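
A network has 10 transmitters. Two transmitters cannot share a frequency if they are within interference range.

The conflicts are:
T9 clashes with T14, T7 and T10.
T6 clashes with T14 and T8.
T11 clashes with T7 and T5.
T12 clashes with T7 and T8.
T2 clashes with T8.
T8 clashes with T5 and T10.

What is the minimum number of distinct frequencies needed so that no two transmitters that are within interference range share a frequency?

3

The cycle T8-T6-T14-T9-T10-T8 has odd length 5, so it cannot be 2-colored; at least 3 frequencies are needed.
3 frequencies suffice: frequency 1 → {T14, T7, T8}; frequency 2 → {T9, T6, T12, T2, T5}; frequency 3 → {T11, T10}. No two conflicting transmitters share a frequency.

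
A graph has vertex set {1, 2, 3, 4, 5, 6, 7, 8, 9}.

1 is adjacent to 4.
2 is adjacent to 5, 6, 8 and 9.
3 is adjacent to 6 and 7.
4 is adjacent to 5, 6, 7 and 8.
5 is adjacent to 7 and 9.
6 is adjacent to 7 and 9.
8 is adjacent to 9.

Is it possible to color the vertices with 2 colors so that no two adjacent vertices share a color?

No

4, 6, 7 are mutually adjacent, so at least 3 colors are needed.
So 2 colors are not enough.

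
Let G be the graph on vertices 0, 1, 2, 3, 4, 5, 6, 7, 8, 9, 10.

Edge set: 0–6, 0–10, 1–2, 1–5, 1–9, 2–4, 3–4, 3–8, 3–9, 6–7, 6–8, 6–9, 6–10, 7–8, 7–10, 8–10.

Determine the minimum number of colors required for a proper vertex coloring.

4

6, 7, 8, 10 are pairwise adjacent (a clique of size 4), so at least 4 colors are needed.
4 colors suffice: 0=green, 1=red, 2=green, 3=red, 4=blue, 5=blue, 6=red, 7=yellow, 8=green, 9=blue, 10=blue. No two adjacent vertices share a color.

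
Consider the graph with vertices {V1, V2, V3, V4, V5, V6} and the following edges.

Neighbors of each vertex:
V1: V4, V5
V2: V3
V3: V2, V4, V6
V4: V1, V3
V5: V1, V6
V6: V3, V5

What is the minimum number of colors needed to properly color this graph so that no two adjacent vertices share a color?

The cycle V5-V6-V3-V4-V1-V5 has odd length 5, so it cannot be 2-colored; at least 3 colors are needed.
A valid assignment using 3 colors: V1=1, V2=2, V3=1, V4=2, V5=3, V6=2. Every edge joins two different colors.

3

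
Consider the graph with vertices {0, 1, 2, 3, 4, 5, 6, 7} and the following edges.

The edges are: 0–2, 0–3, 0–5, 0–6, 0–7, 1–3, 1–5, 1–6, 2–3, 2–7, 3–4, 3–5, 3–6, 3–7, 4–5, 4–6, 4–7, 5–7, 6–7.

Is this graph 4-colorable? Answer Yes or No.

The chromatic number is 4. 3, 4, 5, 7 form a clique, so at least 4 colors are needed.
4 colors suffice: color a → {3}; color b → {1, 7}; color c → {0, 4}; color d → {2, 5, 6}.
That is already a proper 4-coloring.

Yes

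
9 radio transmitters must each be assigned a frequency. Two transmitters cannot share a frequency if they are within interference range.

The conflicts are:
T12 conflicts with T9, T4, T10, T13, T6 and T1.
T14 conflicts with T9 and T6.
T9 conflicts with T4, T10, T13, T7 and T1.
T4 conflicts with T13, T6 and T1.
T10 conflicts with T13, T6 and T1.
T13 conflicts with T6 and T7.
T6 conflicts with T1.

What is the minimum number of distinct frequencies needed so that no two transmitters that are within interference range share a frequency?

T12, T9, T10, T1 all conflict with each other, so at least 4 frequencies are needed.
Using 4 frequencies: T12=2, T14=2, T9=1, T4=4, T10=4, T13=3, T6=1, T7=2, T1=3. Each listed conflict is separated.

4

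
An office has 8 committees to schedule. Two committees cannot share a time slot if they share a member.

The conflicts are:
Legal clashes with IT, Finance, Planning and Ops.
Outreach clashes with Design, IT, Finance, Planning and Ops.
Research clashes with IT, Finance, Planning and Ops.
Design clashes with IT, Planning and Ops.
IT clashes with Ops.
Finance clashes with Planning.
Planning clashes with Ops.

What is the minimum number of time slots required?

4

Outreach, Design, Planning, Ops all conflict with each other, so at least 4 time slots are needed.
4 time slots suffice: time slot 1 → {Finance, Ops}; time slot 2 → {IT, Planning}; time slot 3 → {Legal, Outreach, Research}; time slot 4 → {Design}. No two conflicting committees share a time slot.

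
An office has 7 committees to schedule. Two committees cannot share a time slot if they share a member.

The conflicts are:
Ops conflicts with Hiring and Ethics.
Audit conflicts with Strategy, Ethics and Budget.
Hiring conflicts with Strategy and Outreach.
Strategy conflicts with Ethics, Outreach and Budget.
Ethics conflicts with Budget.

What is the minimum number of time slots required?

4

Audit, Strategy, Ethics, Budget are mutually in conflict, so at least 4 time slots are needed.
A valid assignment using 4 time slots: Ops=1, Audit=3, Hiring=2, Strategy=1, Ethics=2, Outreach=3, Budget=4. No two conflicting committees share a time slot.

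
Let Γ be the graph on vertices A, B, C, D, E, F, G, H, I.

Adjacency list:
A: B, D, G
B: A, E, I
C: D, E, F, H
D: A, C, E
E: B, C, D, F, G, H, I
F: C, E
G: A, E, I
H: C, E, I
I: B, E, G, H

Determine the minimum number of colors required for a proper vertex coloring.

3

C, D, E are mutually adjacent, so at least 3 colors are needed.
One proper 3-coloring: A=red, B=green, C=blue, D=green, E=red, F=green, G=green, H=green, I=blue. Each edge has distinct colors on its endpoints.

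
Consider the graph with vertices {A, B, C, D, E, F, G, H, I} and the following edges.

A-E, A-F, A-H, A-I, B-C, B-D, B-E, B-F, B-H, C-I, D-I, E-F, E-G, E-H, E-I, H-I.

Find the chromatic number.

4

A, E, H, I form a clique, so at least 4 colors are needed.
4 colors suffice: A=yellow, B=blue, C=red, D=red, E=red, F=green, G=blue, H=green, I=blue. No two adjacent vertices share a color.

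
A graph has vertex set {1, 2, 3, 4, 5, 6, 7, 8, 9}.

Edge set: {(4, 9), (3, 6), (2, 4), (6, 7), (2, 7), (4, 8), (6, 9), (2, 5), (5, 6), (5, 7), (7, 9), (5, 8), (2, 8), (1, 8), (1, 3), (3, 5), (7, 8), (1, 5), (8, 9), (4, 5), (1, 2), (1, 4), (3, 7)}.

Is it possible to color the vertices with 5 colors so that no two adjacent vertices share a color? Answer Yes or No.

The chromatic number is 5. 1, 2, 4, 5, 8 are mutually adjacent (a clique of size 5), so at least 5 colors are needed.
One proper 5-coloring: 1=green, 2=yellow, 3=blue, 4=purple, 5=red, 6=yellow, 7=green, 8=blue, 9=red.
That is already a proper 5-coloring.

Yes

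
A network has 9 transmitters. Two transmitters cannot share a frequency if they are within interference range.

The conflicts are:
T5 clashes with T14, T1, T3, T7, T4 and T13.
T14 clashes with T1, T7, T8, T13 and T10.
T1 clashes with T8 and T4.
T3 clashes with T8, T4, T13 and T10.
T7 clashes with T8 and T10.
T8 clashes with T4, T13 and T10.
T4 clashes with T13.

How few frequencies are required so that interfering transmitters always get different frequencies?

4

T14, T7, T8, T10 are mutually in conflict, so at least 4 frequencies are needed.
Using 4 frequencies: T5=1, T14=2, T1=3, T3=3, T7=3, T8=1, T4=2, T13=4, T10=4. No two conflicting transmitters share a frequency.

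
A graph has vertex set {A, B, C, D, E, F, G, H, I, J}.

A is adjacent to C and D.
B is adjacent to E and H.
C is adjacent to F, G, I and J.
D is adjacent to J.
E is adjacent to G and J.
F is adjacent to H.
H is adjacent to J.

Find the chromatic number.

2

B and H are adjacent, so at least 2 colors are needed.
2 colors suffice: color 1 → {C, D, E, H}; color 2 → {A, B, F, G, I, J}. No two adjacent vertices share a color.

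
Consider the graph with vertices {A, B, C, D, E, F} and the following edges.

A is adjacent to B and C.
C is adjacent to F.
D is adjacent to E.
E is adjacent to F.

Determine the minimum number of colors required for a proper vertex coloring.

2

A and C are adjacent, so at least 2 colors are needed.
2 colors suffice: color 1 → {A, D, F}; color 2 → {B, C, E}. No two adjacent vertices share a color.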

::::

What this task involves: Return the lines containing "member", taking each one from the listing.

Exercise solution:
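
An office has 8 committees to schedule. Two committees cannot share a time slot if they share a member.
An office has 7 committees to schedule. Two committees cannot share a time slot if they share a member.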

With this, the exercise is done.